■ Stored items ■

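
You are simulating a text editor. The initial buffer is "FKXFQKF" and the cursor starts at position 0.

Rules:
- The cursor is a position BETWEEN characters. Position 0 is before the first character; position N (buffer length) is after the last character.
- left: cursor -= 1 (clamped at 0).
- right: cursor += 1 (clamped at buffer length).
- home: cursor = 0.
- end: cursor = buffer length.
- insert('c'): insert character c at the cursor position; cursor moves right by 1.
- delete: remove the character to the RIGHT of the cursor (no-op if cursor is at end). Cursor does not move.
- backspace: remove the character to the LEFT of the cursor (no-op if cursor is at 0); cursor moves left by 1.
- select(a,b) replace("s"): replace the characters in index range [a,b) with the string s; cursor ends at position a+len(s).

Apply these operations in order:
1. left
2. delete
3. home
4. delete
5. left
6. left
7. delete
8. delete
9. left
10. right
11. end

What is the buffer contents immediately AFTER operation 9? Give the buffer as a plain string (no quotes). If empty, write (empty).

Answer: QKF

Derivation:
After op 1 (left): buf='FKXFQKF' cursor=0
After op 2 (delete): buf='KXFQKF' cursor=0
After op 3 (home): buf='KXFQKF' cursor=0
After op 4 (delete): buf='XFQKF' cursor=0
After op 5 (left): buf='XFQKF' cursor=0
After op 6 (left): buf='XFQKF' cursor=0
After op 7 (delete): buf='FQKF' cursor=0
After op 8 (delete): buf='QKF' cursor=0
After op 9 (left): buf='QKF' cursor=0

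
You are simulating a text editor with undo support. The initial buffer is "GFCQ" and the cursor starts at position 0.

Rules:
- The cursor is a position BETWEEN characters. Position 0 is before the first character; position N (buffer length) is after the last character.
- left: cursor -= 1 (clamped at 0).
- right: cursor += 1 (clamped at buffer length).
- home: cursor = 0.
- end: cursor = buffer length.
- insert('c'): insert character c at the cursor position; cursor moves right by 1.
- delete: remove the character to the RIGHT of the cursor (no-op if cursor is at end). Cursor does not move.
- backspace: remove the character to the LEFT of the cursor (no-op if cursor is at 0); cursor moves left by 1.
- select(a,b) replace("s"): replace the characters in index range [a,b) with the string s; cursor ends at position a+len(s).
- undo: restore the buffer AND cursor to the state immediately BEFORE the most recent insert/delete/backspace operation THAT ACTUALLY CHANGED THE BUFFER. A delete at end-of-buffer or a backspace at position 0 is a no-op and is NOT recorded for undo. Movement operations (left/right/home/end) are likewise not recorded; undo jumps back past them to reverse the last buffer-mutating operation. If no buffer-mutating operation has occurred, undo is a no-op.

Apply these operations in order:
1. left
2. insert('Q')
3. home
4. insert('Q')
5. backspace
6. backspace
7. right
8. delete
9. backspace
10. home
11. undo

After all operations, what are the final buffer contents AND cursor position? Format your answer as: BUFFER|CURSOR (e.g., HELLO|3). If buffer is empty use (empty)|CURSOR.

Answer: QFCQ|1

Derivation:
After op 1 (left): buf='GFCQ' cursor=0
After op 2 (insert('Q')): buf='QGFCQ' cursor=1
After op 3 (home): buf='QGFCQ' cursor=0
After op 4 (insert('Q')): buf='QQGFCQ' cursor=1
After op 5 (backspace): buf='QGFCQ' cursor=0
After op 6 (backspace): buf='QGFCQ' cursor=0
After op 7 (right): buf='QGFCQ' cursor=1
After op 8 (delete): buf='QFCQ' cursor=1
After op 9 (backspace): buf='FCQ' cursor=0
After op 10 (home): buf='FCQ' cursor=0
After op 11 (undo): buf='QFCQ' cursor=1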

■ YOUR ASSIGNMENT ■
Return the records given above in their entirety, word for word.

■ RESULT OF THIS TASK ■
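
You are simulating a text editor. The initial buffer is "FKXFQKF" and the cursor starts at position 0.

Rules:
- The cursor is a position BETWEEN characters. Position 0 is before the first character; position N (buffer length) is after the last character.
- left: cursor -= 1 (clamped at 0).
- right: cursor += 1 (clamped at buffer length).
- home: cursor = 0.
- end: cursor = buffer length.
- insert('c'): insert character c at the cursor position; cursor moves right by 1.
- delete: remove the character to the RIGHT of the cursor (no-op if cursor is at end). Cursor does not move.
- backspace: remove the character to the LEFT of the cursor (no-op if cursor is at 0); cursor moves left by 1.
- select(a,b) replace("s"): replace the characters in index range [a,b) with the string s; cursor ends at position a+len(s).

Apply these operations in order:
1. left
2. delete
3. home
4. delete
5. left
6. left
7. delete
8. delete
9. left
10. right
11. end

What is the buffer contents immediately AFTER operation 9? Give the buffer as a plain string (no quotes). If empty, write (empty).

Answer: QKF

Derivation:
After op 1 (left): buf='FKXFQKF' cursor=0
After op 2 (delete): buf='KXFQKF' cursor=0
After op 3 (home): buf='KXFQKF' cursor=0
After op 4 (delete): buf='XFQKF' cursor=0
After op 5 (left): buf='XFQKF' cursor=0
After op 6 (left): buf='XFQKF' cursor=0
After op 7 (delete): buf='FQKF' cursor=0
After op 8 (delete): buf='QKF' cursor=0
After op 9 (left): buf='QKF' cursor=0

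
You are simulating a text editor with undo support. The initial buffer is "GFCQ" and the cursor starts at position 0.

Rules:
- The cursor is a position BETWEEN characters. Position 0 is before the first character; position N (buffer length) is after the last character.
- left: cursor -= 1 (clamped at 0).
- right: cursor += 1 (clamped at buffer length).
- home: cursor = 0.
- end: cursor = buffer length.
- insert('c'): insert character c at the cursor position; cursor moves right by 1.
- delete: remove the character to the RIGHT of the cursor (no-op if cursor is at end). Cursor does not move.
- backspace: remove the character to the LEFT of the cursor (no-op if cursor is at 0); cursor moves left by 1.
- select(a,b) replace("s"): replace the characters in index range [a,b) with the string s; cursor ends at position a+len(s).
- undo: restore the buffer AND cursor to the state immediately BEFORE the most recent insert/delete/backspace operation THAT ACTUALLY CHANGED THE BUFFER. A delete at end-of-buffer or a backspace at position 0 is a no-op and is NOT recorded for undo. Movement operations (left/right/home/end) are likewise not recorded; undo jumps back past them to reverse the last buffer-mutating operation. If no buffer-mutating operation has occurred, undo is a no-op.

Apply these operations in order:
1. left
2. insert('Q')
3. home
4. insert('Q')
5. backspace
6. backspace
7. right
8. delete
9. backspace
10. home
11. undo

After all operations, what are the final buffer contents AND cursor position? Format your answer as: BUFFER|CURSOR (e.g., HELLO|3). If buffer is empty use (empty)|CURSOR.

Answer: QFCQ|1

Derivation:
After op 1 (left): buf='GFCQ' cursor=0
After op 2 (insert('Q')): buf='QGFCQ' cursor=1
After op 3 (home): buf='QGFCQ' cursor=0
After op 4 (insert('Q')): buf='QQGFCQ' cursor=1
After op 5 (backspace): buf='QGFCQ' cursor=0
After op 6 (backspace): buf='QGFCQ' cursor=0
After op 7 (right): buf='QGFCQ' cursor=1
After op 8 (delete): buf='QFCQ' cursor=1
After op 9 (backspace): buf='FCQ' cursor=0
After op 10 (home): buf='FCQ' cursor=0
After op 11 (undo): buf='QFCQ' cursor=1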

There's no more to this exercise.